YOUR OBJECTIVE: Copy each line of the entries beneath that contains the word "runs".

Stored data entries
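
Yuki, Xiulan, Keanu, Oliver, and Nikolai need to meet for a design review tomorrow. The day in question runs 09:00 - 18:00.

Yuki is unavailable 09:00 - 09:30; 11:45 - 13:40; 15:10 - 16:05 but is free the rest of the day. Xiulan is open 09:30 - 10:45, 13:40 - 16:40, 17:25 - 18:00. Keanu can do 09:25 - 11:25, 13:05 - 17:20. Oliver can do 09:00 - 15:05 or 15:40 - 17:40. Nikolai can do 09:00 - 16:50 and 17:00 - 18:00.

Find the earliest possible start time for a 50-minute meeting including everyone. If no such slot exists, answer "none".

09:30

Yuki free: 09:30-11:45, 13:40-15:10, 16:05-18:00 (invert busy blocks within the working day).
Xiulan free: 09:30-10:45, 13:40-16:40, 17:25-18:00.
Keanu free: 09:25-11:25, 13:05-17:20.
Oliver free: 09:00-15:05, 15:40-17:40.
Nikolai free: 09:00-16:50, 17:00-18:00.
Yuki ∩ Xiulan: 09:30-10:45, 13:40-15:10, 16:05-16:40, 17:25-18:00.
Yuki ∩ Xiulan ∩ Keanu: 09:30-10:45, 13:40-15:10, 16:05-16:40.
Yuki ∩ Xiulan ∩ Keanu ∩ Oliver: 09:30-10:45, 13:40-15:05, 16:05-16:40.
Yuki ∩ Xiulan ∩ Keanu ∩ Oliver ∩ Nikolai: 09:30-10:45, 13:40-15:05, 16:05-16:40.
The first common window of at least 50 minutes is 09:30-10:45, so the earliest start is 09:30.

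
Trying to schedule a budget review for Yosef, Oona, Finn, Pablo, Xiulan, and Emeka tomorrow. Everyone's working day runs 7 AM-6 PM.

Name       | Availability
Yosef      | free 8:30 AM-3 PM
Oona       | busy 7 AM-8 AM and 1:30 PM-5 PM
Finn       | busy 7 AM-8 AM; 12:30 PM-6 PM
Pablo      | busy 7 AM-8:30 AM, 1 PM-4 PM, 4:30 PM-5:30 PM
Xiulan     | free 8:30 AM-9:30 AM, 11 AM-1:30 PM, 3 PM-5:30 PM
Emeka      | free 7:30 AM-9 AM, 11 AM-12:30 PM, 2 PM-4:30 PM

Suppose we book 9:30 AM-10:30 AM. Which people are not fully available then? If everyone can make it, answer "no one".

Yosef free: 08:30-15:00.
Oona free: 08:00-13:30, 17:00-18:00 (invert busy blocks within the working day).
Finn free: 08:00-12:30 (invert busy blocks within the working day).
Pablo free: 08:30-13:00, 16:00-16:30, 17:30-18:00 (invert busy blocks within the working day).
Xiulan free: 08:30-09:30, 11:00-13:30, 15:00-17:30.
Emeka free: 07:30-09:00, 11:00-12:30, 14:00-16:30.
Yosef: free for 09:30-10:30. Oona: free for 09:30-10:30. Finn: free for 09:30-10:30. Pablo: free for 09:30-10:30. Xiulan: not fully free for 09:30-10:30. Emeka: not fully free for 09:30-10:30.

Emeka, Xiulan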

WRITTEN ANSWER:
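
Yuki, Xiulan, Keanu, Oliver, and Nikolai need to meet for a design review tomorrow. The day in question runs 09:00 - 18:00.
Trying to schedule a budget review for Yosef, Oona, Finn, Pablo, Xiulan, and Emeka tomorrow. Everyone's working day runs 7 AM-6 PM.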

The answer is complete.